### The task
Whenever a line in the records below contains "daylight", pick it out.
(Task inputs Opens)
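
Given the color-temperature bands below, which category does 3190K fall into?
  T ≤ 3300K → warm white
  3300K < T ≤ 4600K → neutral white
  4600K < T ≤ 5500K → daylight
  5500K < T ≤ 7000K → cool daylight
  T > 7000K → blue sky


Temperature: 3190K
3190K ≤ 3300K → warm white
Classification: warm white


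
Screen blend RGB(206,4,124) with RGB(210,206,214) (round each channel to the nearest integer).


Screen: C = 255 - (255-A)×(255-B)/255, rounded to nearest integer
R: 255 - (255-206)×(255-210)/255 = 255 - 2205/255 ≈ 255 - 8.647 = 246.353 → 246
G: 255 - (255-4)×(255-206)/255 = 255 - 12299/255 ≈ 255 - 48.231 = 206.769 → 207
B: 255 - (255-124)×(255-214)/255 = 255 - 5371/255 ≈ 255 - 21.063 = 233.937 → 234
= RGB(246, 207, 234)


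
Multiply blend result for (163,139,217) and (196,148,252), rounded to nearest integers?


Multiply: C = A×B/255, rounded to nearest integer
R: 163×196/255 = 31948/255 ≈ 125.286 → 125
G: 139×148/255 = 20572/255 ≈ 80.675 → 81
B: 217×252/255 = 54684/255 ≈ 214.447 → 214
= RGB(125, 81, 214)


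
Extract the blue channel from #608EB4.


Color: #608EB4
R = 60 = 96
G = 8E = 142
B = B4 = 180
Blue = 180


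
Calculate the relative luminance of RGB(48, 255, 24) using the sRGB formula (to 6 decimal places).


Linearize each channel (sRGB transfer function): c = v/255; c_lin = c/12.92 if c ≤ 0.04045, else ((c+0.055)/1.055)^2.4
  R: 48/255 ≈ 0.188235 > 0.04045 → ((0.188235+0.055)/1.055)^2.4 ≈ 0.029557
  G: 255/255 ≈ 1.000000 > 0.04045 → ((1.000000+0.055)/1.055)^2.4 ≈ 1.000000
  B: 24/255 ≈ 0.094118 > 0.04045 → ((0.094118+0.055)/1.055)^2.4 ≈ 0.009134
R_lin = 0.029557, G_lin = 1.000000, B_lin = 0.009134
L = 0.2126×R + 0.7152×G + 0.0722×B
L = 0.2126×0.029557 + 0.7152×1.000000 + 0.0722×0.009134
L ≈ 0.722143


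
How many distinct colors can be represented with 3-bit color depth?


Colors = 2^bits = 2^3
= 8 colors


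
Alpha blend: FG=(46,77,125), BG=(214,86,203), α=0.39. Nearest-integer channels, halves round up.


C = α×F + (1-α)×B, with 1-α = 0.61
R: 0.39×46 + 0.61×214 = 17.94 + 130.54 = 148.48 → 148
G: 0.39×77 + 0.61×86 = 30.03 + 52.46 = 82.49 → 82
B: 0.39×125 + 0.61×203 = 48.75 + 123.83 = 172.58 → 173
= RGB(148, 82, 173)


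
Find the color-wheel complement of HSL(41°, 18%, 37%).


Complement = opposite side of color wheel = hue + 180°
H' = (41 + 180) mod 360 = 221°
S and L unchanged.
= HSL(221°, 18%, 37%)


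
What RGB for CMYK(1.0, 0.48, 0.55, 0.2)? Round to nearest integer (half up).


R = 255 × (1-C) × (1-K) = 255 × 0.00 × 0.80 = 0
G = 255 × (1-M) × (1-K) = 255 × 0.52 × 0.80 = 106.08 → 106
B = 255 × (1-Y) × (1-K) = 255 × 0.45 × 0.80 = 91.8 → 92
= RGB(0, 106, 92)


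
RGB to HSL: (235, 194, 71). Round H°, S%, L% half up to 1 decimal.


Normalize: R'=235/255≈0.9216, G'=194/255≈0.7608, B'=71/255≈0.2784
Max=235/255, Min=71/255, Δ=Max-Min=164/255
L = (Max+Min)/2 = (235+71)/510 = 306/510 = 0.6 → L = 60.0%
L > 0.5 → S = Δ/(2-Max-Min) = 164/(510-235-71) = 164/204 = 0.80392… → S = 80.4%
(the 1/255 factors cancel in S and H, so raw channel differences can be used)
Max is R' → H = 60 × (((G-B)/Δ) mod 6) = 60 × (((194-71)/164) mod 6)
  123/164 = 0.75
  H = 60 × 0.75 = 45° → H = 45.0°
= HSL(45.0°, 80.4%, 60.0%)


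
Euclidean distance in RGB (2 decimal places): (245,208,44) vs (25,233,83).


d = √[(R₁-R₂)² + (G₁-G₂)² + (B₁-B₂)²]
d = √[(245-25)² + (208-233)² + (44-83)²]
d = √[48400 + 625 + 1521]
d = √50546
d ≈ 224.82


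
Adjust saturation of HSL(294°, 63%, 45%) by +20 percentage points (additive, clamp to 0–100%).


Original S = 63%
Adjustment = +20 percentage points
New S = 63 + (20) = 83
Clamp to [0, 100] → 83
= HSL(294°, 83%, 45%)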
(Task inputs Closes)
### Written answer
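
  4600K < T ≤ 5500K → daylight
  5500K < T ≤ 7000K → cool daylight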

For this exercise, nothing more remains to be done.